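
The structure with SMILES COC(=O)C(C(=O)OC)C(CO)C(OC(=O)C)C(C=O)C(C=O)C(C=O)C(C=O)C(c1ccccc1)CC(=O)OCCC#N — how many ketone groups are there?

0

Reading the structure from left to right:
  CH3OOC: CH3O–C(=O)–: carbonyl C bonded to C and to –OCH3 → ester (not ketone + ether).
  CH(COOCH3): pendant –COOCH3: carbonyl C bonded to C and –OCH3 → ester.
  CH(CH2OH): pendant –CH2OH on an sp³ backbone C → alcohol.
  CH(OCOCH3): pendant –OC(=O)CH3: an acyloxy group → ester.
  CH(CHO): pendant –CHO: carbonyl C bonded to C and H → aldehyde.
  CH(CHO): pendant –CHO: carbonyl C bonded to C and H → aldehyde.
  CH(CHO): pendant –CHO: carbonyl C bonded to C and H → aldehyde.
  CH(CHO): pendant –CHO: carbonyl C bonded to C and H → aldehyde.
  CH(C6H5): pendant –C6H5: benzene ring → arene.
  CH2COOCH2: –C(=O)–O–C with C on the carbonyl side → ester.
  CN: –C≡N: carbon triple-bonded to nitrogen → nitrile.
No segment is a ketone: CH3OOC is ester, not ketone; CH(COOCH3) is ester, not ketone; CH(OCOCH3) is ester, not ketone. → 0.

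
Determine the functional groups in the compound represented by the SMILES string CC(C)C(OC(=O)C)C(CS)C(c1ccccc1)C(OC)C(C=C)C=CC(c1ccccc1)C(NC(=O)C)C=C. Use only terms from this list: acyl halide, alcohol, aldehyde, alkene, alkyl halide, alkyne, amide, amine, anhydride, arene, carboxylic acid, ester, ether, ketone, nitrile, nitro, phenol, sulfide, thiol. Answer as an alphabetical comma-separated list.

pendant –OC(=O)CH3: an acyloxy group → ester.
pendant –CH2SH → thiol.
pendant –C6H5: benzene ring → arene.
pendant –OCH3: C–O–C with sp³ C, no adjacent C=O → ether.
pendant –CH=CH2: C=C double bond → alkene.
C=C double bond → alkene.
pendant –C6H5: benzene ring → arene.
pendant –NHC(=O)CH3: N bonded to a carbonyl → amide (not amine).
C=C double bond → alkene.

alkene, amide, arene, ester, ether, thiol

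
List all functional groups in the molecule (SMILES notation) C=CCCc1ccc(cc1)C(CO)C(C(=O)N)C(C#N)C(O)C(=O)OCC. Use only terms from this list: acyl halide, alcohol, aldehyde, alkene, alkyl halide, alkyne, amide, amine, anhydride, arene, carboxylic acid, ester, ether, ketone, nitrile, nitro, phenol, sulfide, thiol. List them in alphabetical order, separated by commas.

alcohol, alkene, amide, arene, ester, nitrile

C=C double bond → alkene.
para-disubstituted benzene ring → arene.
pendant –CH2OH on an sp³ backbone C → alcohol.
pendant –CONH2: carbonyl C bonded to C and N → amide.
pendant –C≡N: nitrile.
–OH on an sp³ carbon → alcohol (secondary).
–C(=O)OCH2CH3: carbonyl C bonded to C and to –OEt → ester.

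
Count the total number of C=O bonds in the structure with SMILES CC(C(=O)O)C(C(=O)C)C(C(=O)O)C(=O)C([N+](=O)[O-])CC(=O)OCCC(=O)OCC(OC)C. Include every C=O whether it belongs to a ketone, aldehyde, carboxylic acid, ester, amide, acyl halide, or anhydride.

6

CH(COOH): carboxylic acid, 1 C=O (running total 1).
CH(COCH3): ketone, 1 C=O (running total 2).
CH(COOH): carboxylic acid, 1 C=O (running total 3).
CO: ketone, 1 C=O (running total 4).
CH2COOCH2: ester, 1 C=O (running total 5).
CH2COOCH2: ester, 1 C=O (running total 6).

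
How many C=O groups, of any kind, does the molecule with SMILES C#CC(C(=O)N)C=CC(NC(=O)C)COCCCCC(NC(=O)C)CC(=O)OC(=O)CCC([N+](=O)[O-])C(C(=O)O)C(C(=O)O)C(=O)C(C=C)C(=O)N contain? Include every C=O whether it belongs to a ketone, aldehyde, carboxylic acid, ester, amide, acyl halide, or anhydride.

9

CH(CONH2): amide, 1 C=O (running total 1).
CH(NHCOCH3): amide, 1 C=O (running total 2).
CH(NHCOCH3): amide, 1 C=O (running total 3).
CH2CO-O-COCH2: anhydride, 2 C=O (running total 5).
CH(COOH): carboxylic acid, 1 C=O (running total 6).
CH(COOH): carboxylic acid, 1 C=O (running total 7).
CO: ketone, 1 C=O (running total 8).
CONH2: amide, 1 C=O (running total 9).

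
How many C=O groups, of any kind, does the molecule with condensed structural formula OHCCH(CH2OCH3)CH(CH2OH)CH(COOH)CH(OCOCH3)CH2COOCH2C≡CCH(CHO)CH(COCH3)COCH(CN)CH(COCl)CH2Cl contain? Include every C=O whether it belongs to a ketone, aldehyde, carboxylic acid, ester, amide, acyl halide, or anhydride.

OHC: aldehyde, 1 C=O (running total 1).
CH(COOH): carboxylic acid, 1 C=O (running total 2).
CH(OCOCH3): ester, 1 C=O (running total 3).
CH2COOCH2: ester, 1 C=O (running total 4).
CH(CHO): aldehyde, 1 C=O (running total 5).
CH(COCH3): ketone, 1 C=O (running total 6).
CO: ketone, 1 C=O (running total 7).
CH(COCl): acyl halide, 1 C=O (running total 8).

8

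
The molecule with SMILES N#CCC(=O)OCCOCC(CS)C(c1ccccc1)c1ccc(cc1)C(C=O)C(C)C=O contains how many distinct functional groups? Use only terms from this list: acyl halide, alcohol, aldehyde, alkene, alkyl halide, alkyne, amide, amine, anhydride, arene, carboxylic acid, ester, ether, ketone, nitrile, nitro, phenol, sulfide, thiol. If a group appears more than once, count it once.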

Your assignment |
Retype every entry word for word.

Answer section |
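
The structure with SMILES COC(=O)C(C(=O)OC)C(CO)C(OC(=O)C)C(C=O)C(C=O)C(C=O)C(C=O)C(c1ccccc1)CC(=O)OCCC#N — how many ketone groups are there?

0

Reading the structure from left to right:
  CH3OOC: CH3O–C(=O)–: carbonyl C bonded to C and to –OCH3 → ester (not ketone + ether).
  CH(COOCH3): pendant –COOCH3: carbonyl C bonded to C and –OCH3 → ester.
  CH(CH2OH): pendant –CH2OH on an sp³ backbone C → alcohol.
  CH(OCOCH3): pendant –OC(=O)CH3: an acyloxy group → ester.
  CH(CHO): pendant –CHO: carbonyl C bonded to C and H → aldehyde.
  CH(CHO): pendant –CHO: carbonyl C bonded to C and H → aldehyde.
  CH(CHO): pendant –CHO: carbonyl C bonded to C and H → aldehyde.
  CH(CHO): pendant –CHO: carbonyl C bonded to C and H → aldehyde.
  CH(C6H5): pendant –C6H5: benzene ring → arene.
  CH2COOCH2: –C(=O)–O–C with C on the carbonyl side → ester.
  CN: –C≡N: carbon triple-bonded to nitrogen → nitrile.
No segment is a ketone: CH3OOC is ester, not ketone; CH(COOCH3) is ester, not ketone; CH(OCOCH3) is ester, not ketone. → 0.

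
Determine the functional groups in the compound represented by the SMILES string CC(C)C(OC(=O)C)C(CS)C(c1ccccc1)C(OC)C(C=C)C=CC(c1ccccc1)C(NC(=O)C)C=C. Use only terms from this list: acyl halide, alcohol, aldehyde, alkene, alkyl halide, alkyne, amide, amine, anhydride, arene, carboxylic acid, ester, ether, ketone, nitrile, nitro, phenol, sulfide, thiol. Answer as an alphabetical comma-separated list.

pendant –OC(=O)CH3: an acyloxy group → ester.
pendant –CH2SH → thiol.
pendant –C6H5: benzene ring → arene.
pendant –OCH3: C–O–C with sp³ C, no adjacent C=O → ether.
pendant –CH=CH2: C=C double bond → alkene.
C=C double bond → alkene.
pendant –C6H5: benzene ring → arene.
pendant –NHC(=O)CH3: N bonded to a carbonyl → amide (not amine).
C=C double bond → alkene.

alkene, amide, arene, ester, ether, thiol

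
List all functional groups in the molecule (SMILES notation) C=CCCc1ccc(cc1)C(CO)C(C(=O)N)C(C#N)C(O)C(=O)OCC. Use only terms from this list: acyl halide, alcohol, aldehyde, alkene, alkyl halide, alkyne, amide, amine, anhydride, arene, carboxylic acid, ester, ether, ketone, nitrile, nitro, phenol, sulfide, thiol. List them in alphabetical order, separated by commas.

alcohol, alkene, amide, arene, ester, nitrile

C=C double bond → alkene.
para-disubstituted benzene ring → arene.
pendant –CH2OH on an sp³ backbone C → alcohol.
pendant –CONH2: carbonyl C bonded to C and N → amide.
pendant –C≡N: nitrile.
–OH on an sp³ carbon → alcohol (secondary).
–C(=O)OCH2CH3: carbonyl C bonded to C and to –OEt → ester.

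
Count the total number of C=O bonds in the structure with SMILES CC(C(=O)O)C(C(=O)C)C(C(=O)O)C(=O)C([N+](=O)[O-])CC(=O)OCCC(=O)OCC(OC)C. Include every C=O whether it belongs to a ketone, aldehyde, carboxylic acid, ester, amide, acyl halide, or anhydride.

6

CH(COOH): carboxylic acid, 1 C=O (running total 1).
CH(COCH3): ketone, 1 C=O (running total 2).
CH(COOH): carboxylic acid, 1 C=O (running total 3).
CO: ketone, 1 C=O (running total 4).
CH2COOCH2: ester, 1 C=O (running total 5).
CH2COOCH2: ester, 1 C=O (running total 6).

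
How many C=O groups, of any kind, does the molecule with SMILES C#CC(C(=O)N)C=CC(NC(=O)C)COCCCCC(NC(=O)C)CC(=O)OC(=O)CCC([N+](=O)[O-])C(C(=O)O)C(C(=O)O)C(=O)C(C=C)C(=O)N contain? Include every C=O whether it belongs to a ketone, aldehyde, carboxylic acid, ester, amide, acyl halide, or anhydride.

9

CH(CONH2): amide, 1 C=O (running total 1).
CH(NHCOCH3): amide, 1 C=O (running total 2).
CH(NHCOCH3): amide, 1 C=O (running total 3).
CH2CO-O-COCH2: anhydride, 2 C=O (running total 5).
CH(COOH): carboxylic acid, 1 C=O (running total 6).
CH(COOH): carboxylic acid, 1 C=O (running total 7).
CO: ketone, 1 C=O (running total 8).
CONH2: amide, 1 C=O (running total 9).

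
How many C=O groups, of any kind, does the molecule with condensed structural formula OHCCH(CH2OCH3)CH(CH2OH)CH(COOH)CH(OCOCH3)CH2COOCH2C≡CCH(CHO)CH(COCH3)COCH(CN)CH(COCl)CH2Cl contain? Include every C=O whether it belongs to a ketone, aldehyde, carboxylic acid, ester, amide, acyl halide, or anhydride.

OHC: aldehyde, 1 C=O (running total 1).
CH(COOH): carboxylic acid, 1 C=O (running total 2).
CH(OCOCH3): ester, 1 C=O (running total 3).
CH2COOCH2: ester, 1 C=O (running total 4).
CH(CHO): aldehyde, 1 C=O (running total 5).
CH(COCH3): ketone, 1 C=O (running total 6).
CO: ketone, 1 C=O (running total 7).
CH(COCl): acyl halide, 1 C=O (running total 8).

8

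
The molecule with SMILES N#CCC(=O)OCCOCC(CS)C(c1ccccc1)c1ccc(cc1)C(C=O)C(C)C=O contains how many distinct functional groups? Use only terms from this list: acyl halide, alcohol, aldehyde, alkene, alkyl halide, alkyne, amide, amine, anhydride, arene, carboxylic acid, ester, ether, ketone, nitrile, nitro, phenol, sulfide, thiol. If a group appears more than once, count it once.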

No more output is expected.